> [Your goal]: Every record must appear in the answer exactly as it stands.

___

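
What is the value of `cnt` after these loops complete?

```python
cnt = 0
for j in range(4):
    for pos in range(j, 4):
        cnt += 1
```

Upper triangle: 4 + 3 + ... + 1
`cnt` takes the values: 0 → 1 → 2 → 3 → 4 → 5 → 6 → 7 → 8 → 9 → 10

Answer: 10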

___

> [Exercise solution]:
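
What is the value of `cnt` after these loops complete?

```python
cnt = 0
for j in range(4):
    for pos in range(j, 4):
        cnt += 1
```

Upper triangle: 4 + 3 + ... + 1
`cnt` takes the values: 0 → 1 → 2 → 3 → 4 → 5 → 6 → 7 → 8 → 9 → 10

Answer: 10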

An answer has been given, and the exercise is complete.